What is being asked:
Nothing should be left out. Transcribe the entries exactly as written.

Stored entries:
:::
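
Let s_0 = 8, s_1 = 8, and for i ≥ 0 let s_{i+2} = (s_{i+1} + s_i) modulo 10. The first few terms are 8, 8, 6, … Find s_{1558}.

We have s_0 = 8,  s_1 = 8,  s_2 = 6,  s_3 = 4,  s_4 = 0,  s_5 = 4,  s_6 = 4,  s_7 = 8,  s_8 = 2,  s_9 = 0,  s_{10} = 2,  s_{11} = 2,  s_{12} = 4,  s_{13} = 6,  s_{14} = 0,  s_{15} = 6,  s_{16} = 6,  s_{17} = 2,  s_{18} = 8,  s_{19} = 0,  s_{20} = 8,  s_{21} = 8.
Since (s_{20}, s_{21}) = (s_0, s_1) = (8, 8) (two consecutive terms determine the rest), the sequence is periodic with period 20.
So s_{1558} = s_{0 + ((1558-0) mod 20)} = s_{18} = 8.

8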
:::
Final answer:
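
Let s_0 = 8, s_1 = 8, and for i ≥ 0 let s_{i+2} = (s_{i+1} + s_i) modulo 10. The first few terms are 8, 8, 6, … Find s_{1558}.

We have s_0 = 8,  s_1 = 8,  s_2 = 6,  s_3 = 4,  s_4 = 0,  s_5 = 4,  s_6 = 4,  s_7 = 8,  s_8 = 2,  s_9 = 0,  s_{10} = 2,  s_{11} = 2,  s_{12} = 4,  s_{13} = 6,  s_{14} = 0,  s_{15} = 6,  s_{16} = 6,  s_{17} = 2,  s_{18} = 8,  s_{19} = 0,  s_{20} = 8,  s_{21} = 8.
Since (s_{20}, s_{21}) = (s_0, s_1) = (8, 8) (two consecutive terms determine the rest), the sequence is periodic with period 20.
So s_{1558} = s_{0 + ((1558-0) mod 20)} = s_{18} = 8.

8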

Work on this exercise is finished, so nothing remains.